What you return must be exactly the lines running from the one with "How many distinct arrangements of the letters in OSSYQPST" to the end of the data below, inclusive, and nothing more.
"""
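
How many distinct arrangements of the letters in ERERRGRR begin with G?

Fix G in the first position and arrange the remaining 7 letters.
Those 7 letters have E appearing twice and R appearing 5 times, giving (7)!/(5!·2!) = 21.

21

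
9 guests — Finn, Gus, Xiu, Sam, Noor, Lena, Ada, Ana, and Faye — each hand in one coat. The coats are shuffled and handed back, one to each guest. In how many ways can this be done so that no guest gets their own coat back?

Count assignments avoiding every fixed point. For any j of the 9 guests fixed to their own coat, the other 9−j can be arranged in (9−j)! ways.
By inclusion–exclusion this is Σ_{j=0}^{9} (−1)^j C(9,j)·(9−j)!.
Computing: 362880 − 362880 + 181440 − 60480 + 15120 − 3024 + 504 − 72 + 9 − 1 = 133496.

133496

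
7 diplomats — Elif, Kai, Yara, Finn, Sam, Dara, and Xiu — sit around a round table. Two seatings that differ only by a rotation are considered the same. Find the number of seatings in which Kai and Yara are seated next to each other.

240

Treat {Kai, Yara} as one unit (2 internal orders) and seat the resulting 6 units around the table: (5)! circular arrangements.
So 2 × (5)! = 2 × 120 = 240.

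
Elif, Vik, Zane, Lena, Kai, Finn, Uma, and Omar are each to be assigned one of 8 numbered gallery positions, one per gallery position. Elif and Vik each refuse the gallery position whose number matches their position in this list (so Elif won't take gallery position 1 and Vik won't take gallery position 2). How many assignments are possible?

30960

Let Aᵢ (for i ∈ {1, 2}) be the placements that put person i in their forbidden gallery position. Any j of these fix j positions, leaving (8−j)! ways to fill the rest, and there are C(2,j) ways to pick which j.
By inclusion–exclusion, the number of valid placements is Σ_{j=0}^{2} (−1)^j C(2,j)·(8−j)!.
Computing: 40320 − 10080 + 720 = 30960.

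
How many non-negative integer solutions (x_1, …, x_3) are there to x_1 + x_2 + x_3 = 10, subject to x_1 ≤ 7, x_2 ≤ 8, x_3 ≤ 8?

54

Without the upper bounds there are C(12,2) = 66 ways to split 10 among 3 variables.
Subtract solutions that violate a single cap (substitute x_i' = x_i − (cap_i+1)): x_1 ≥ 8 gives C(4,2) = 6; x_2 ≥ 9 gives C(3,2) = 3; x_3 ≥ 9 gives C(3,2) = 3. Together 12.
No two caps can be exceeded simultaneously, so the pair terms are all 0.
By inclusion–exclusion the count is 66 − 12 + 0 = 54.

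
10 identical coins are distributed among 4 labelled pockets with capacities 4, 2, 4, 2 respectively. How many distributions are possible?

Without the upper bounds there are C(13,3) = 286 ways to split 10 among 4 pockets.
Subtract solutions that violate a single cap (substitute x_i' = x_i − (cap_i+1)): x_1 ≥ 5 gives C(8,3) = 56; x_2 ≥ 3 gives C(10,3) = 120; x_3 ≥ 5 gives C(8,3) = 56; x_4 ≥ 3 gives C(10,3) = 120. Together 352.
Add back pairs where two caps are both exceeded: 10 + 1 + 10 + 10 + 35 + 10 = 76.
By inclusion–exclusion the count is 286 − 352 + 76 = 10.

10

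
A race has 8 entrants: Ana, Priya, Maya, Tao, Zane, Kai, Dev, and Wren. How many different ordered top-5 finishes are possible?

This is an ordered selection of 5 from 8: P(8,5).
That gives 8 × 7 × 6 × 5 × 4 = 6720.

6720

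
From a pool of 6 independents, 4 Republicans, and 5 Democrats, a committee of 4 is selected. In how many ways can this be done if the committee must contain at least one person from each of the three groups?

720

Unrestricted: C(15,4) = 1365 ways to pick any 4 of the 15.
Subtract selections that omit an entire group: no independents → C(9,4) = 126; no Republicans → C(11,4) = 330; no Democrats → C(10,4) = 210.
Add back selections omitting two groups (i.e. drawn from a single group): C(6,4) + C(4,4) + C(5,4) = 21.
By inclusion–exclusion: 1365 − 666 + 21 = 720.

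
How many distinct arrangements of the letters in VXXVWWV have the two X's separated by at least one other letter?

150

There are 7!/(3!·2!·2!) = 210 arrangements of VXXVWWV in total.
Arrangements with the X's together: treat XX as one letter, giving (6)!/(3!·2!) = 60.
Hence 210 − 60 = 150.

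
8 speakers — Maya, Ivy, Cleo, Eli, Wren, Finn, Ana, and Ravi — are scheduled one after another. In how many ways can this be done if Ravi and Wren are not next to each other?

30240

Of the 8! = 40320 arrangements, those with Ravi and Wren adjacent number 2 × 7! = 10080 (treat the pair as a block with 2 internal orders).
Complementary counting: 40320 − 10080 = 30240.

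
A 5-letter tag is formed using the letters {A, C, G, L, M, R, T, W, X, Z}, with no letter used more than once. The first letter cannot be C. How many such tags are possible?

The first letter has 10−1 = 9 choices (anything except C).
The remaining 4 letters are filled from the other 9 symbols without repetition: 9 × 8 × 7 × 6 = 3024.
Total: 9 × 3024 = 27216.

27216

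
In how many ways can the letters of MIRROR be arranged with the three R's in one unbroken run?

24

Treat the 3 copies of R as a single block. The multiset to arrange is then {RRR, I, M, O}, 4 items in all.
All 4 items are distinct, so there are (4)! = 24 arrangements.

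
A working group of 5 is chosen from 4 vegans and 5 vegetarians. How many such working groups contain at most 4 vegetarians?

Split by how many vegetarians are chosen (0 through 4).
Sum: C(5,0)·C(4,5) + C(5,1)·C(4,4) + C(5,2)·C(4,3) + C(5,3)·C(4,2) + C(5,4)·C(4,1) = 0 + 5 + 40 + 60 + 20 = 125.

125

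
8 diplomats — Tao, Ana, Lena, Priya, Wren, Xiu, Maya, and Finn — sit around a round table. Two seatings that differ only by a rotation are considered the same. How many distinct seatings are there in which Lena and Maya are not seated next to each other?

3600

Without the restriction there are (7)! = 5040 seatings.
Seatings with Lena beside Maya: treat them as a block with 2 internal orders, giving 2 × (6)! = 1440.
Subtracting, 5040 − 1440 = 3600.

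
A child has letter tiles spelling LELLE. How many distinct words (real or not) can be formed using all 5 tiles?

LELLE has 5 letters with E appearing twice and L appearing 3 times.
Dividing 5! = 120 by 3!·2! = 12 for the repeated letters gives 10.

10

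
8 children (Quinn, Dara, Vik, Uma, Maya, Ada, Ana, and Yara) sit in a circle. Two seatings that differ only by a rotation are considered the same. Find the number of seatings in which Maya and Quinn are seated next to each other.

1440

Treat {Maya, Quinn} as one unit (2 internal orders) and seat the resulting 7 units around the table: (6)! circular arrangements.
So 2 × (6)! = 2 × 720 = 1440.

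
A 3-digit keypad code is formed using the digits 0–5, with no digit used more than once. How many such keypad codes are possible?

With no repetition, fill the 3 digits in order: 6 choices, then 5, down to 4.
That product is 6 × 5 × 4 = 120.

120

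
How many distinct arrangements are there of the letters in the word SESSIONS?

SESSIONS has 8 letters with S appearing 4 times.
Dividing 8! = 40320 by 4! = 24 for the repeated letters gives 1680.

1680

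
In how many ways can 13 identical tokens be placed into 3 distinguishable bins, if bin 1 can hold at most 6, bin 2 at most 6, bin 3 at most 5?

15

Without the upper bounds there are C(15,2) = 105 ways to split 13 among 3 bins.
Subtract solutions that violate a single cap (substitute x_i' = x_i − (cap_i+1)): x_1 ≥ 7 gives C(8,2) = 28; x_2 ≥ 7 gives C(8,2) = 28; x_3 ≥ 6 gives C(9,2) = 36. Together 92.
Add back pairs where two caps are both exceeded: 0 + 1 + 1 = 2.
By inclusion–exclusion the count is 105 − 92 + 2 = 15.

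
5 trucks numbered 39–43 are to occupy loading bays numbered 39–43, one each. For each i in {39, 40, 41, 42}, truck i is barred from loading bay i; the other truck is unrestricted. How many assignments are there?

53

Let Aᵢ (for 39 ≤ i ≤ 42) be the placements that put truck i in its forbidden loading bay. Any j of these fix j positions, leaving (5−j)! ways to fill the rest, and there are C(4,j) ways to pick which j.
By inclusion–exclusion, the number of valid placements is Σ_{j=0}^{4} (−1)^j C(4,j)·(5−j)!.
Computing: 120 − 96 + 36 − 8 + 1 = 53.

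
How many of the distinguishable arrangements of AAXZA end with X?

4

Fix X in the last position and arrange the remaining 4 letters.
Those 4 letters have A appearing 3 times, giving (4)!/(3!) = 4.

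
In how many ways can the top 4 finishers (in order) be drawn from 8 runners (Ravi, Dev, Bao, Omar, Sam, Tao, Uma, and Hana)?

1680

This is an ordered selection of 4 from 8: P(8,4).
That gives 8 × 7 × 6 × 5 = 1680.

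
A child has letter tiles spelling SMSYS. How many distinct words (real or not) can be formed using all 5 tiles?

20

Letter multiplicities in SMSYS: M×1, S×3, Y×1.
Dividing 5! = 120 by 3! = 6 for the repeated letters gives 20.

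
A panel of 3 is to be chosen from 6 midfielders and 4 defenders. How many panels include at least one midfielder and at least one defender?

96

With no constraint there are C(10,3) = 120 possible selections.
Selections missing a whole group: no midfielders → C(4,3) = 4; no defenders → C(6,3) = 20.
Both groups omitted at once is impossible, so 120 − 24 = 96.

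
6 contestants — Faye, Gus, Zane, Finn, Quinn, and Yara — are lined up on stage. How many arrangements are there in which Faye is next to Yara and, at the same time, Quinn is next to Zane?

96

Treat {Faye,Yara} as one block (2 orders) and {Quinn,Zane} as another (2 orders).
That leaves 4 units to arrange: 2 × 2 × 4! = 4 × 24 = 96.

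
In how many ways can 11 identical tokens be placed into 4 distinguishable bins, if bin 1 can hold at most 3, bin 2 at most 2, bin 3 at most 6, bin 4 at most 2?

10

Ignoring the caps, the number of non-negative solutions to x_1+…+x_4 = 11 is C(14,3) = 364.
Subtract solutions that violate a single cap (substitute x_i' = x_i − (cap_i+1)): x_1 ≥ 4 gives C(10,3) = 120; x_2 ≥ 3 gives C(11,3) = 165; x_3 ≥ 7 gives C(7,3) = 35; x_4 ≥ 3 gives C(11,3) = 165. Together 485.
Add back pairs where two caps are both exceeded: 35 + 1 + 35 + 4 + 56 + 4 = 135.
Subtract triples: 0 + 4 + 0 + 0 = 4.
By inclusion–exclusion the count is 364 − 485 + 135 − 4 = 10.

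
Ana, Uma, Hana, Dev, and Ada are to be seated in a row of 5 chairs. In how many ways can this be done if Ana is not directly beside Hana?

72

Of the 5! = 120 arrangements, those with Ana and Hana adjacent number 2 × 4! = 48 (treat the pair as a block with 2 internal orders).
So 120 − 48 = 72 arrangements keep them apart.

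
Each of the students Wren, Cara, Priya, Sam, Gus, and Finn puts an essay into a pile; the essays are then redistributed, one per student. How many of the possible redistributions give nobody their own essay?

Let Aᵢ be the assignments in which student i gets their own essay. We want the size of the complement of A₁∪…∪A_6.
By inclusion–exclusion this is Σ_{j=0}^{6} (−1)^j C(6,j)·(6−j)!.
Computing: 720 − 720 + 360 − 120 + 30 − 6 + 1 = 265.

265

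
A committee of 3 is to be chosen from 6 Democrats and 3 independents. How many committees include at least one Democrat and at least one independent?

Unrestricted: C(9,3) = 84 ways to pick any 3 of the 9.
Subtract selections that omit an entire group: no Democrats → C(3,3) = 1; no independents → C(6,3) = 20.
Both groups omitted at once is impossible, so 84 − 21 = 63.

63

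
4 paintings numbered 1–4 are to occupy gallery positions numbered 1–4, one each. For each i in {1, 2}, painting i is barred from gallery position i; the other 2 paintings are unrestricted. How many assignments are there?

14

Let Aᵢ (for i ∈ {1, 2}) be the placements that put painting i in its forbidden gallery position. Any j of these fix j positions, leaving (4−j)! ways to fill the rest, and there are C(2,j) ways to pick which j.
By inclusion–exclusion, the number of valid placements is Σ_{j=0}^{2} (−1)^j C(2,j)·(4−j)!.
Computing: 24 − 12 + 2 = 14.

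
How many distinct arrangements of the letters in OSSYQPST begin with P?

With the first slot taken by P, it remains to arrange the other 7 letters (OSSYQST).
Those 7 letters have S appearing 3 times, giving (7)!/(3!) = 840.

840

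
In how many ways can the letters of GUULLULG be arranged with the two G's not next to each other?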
"""
EXERCISE OUTPUT:
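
How many distinct arrangements of the letters in OSSYQPST begin with P?

With the first slot taken by P, it remains to arrange the other 7 letters (OSSYQST).
Those 7 letters have S appearing 3 times, giving (7)!/(3!) = 840.

840

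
In how many ways can the letters of GUULLULG be arranged with the two G's not next to each other?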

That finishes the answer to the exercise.